- TASK PROMPT -
Only one span of the listing below is wanted: the lines from the one with "Productions (start symbol" through the one with "Derive vfzaaafaaa using", reproduced exactly, both ends kept.

- SUPPLIED ENTRIES -

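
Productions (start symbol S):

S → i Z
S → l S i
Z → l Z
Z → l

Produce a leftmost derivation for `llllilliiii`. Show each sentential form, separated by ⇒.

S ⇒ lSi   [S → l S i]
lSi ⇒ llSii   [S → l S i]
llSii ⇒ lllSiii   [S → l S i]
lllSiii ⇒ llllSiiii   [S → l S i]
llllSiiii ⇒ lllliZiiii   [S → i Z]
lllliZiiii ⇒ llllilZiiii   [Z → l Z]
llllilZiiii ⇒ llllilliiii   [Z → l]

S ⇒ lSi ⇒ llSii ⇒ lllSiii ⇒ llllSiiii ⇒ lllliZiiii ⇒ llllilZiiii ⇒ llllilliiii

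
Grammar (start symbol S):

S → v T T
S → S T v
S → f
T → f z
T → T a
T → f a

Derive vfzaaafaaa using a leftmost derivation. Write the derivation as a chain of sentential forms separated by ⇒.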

--

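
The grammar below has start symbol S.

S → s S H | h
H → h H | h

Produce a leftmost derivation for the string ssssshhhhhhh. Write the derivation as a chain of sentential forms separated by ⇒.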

--

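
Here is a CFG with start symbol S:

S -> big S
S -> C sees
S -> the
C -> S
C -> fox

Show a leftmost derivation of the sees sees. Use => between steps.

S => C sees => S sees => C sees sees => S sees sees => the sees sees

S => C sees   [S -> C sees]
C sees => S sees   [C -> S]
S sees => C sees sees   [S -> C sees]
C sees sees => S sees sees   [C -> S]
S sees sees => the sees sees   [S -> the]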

- ANSWER SPACE -
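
Productions (start symbol S):

S → i Z
S → l S i
Z → l Z
Z → l

Produce a leftmost derivation for `llllilliiii`. Show each sentential form, separated by ⇒.

S ⇒ lSi   [S → l S i]
lSi ⇒ llSii   [S → l S i]
llSii ⇒ lllSiii   [S → l S i]
lllSiii ⇒ llllSiiii   [S → l S i]
llllSiiii ⇒ lllliZiiii   [S → i Z]
lllliZiiii ⇒ llllilZiiii   [Z → l Z]
llllilZiiii ⇒ llllilliiii   [Z → l]

S ⇒ lSi ⇒ llSii ⇒ lllSiii ⇒ llllSiiii ⇒ lllliZiiii ⇒ llllilZiiii ⇒ llllilliiii

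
Grammar (start symbol S):

S → v T T
S → S T v
S → f
T → f z
T → T a
T → f a

Derive vfzaaafaaa using a leftmost derivation. Write the derivation as a chain of sentential forms separated by ⇒.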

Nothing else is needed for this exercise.